▶ [DESCRIPTION OF THE TASK] Each record below is to be reproduced without any change.

▶ [DATA PROVIDED]
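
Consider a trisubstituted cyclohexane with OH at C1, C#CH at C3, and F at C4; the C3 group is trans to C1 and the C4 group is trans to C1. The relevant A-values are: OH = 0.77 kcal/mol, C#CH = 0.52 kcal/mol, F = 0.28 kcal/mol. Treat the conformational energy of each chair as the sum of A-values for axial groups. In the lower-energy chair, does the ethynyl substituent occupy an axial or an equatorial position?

axial

Chair I (hydroxyl axial, ethynyl equatorial, fluoro axial): E = 1.05 kcal/mol.
Chair II (hydroxyl equatorial, ethynyl axial, fluoro equatorial): E = 0.52 kcal/mol.
Chair II is the more stable (lower-energy) conformer, and in that chair the ethynyl group is axial.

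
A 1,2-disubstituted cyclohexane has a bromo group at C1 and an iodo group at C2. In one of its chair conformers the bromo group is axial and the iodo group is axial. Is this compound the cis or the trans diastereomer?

trans

C1 and C2 have opposite parity, so their axial bonds point in opposite directions.
With opposite-parity carbons, two substituents on the same face are one axial and one equatorial; opposite faces give both axial or both equatorial.
Here the groups are axial/axial → opposite face → trans.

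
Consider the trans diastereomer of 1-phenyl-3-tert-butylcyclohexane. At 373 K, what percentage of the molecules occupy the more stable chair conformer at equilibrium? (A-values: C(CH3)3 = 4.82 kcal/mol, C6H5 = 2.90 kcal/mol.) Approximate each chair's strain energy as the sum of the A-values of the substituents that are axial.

93.0%

C1 and C3 have the same parity, so for the trans isomer the two substituents are one axial and one equatorial in each chair.
Chair I (tert-butyl axial, phenyl equatorial): E = 4.82 kcal/mol; chair II (tert-butyl equatorial, phenyl axial): E = 2.90 kcal/mol.
ΔG = 1.92 kcal/mol between the two chairs.
K = exp(ΔG/RT) with R = 1.987×10⁻³ kcal mol⁻¹ K⁻¹ and T = 373 K gives K ≈ 13.3.
Fraction in the lower-energy chair = K/(K+1) = 93.0%.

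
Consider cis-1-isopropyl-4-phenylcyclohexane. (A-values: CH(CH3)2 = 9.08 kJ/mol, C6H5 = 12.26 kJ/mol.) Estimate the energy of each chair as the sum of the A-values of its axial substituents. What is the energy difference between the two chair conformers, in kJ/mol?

3.18 kJ/mol

C1 and C4 have opposite parity, so for the cis isomer the two substituents are one axial and one equatorial in each chair.
Chair I (isopropyl axial, phenyl equatorial): E = 9.08 kJ/mol.
Chair II (isopropyl equatorial, phenyl axial): E = 12.26 kJ/mol.
ΔE = 12.26 − 9.08 = 3.18 kJ/mol; chair I is more stable.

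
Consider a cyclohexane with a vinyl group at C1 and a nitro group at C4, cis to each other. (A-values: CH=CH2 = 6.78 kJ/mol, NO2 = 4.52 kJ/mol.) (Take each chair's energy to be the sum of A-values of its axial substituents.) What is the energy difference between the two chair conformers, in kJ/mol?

C1 and C4 have opposite parity, so for the cis isomer the two substituents are one axial and one equatorial in each chair.
Chair I (vinyl axial, nitro equatorial): E = 6.78 kJ/mol.
Chair II (vinyl equatorial, nitro axial): E = 4.52 kJ/mol.
ΔE = 6.78 − 4.52 = 2.26 kJ/mol; chair II is more stable.

2.26 kJ/mol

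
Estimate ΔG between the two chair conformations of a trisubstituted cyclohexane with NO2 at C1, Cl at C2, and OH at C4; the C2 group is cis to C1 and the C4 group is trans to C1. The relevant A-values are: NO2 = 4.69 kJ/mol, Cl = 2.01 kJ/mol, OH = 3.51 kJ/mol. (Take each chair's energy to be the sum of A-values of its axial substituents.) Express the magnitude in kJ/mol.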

▶ [RESULT FOR THIS EXERCISE]
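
Consider a trisubstituted cyclohexane with OH at C1, C#CH at C3, and F at C4; the C3 group is trans to C1 and the C4 group is trans to C1. The relevant A-values are: OH = 0.77 kcal/mol, C#CH = 0.52 kcal/mol, F = 0.28 kcal/mol. Treat the conformational energy of each chair as the sum of A-values for axial groups. In the lower-energy chair, does the ethynyl substituent occupy an axial or an equatorial position?

axial

Chair I (hydroxyl axial, ethynyl equatorial, fluoro axial): E = 1.05 kcal/mol.
Chair II (hydroxyl equatorial, ethynyl axial, fluoro equatorial): E = 0.52 kcal/mol.
Chair II is the more stable (lower-energy) conformer, and in that chair the ethynyl group is axial.

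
A 1,2-disubstituted cyclohexane has a bromo group at C1 and an iodo group at C2. In one of its chair conformers the bromo group is axial and the iodo group is axial. Is this compound the cis or the trans diastereomer?

trans

C1 and C2 have opposite parity, so their axial bonds point in opposite directions.
With opposite-parity carbons, two substituents on the same face are one axial and one equatorial; opposite faces give both axial or both equatorial.
Here the groups are axial/axial → opposite face → trans.

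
Consider the trans diastereomer of 1-phenyl-3-tert-butylcyclohexane. At 373 K, what percentage of the molecules occupy the more stable chair conformer at equilibrium? (A-values: C(CH3)3 = 4.82 kcal/mol, C6H5 = 2.90 kcal/mol.) Approximate each chair's strain energy as the sum of the A-values of the substituents that are axial.

93.0%

C1 and C3 have the same parity, so for the trans isomer the two substituents are one axial and one equatorial in each chair.
Chair I (tert-butyl axial, phenyl equatorial): E = 4.82 kcal/mol; chair II (tert-butyl equatorial, phenyl axial): E = 2.90 kcal/mol.
ΔG = 1.92 kcal/mol between the two chairs.
K = exp(ΔG/RT) with R = 1.987×10⁻³ kcal mol⁻¹ K⁻¹ and T = 373 K gives K ≈ 13.3.
Fraction in the lower-energy chair = K/(K+1) = 93.0%.

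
Consider cis-1-isopropyl-4-phenylcyclohexane. (A-values: CH(CH3)2 = 9.08 kJ/mol, C6H5 = 12.26 kJ/mol.) Estimate the energy of each chair as the sum of the A-values of its axial substituents. What is the energy difference between the two chair conformers, in kJ/mol?

3.18 kJ/mol

C1 and C4 have opposite parity, so for the cis isomer the two substituents are one axial and one equatorial in each chair.
Chair I (isopropyl axial, phenyl equatorial): E = 9.08 kJ/mol.
Chair II (isopropyl equatorial, phenyl axial): E = 12.26 kJ/mol.
ΔE = 12.26 − 9.08 = 3.18 kJ/mol; chair I is more stable.

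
Consider a cyclohexane with a vinyl group at C1 and a nitro group at C4, cis to each other. (A-values: CH=CH2 = 6.78 kJ/mol, NO2 = 4.52 kJ/mol.) (Take each chair's energy to be the sum of A-values of its axial substituents.) What is the energy difference between the two chair conformers, in kJ/mol?

C1 and C4 have opposite parity, so for the cis isomer the two substituents are one axial and one equatorial in each chair.
Chair I (vinyl axial, nitro equatorial): E = 6.78 kJ/mol.
Chair II (vinyl equatorial, nitro axial): E = 4.52 kJ/mol.
ΔE = 6.78 − 4.52 = 2.26 kJ/mol; chair II is more stable.

2.26 kJ/mol

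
Estimate ΔG between the two chair conformations of a trisubstituted cyclohexane with NO2 at C1, Cl at C2, and OH at C4; the C2 group is cis to C1 and the C4 group is trans to C1. The relevant A-values are: NO2 = 4.69 kJ/mol, Cl = 2.01 kJ/mol, OH = 3.51 kJ/mol. (Take each chair's energy to be the sum of A-values of its axial substituents.) Express the magnitude in kJ/mol.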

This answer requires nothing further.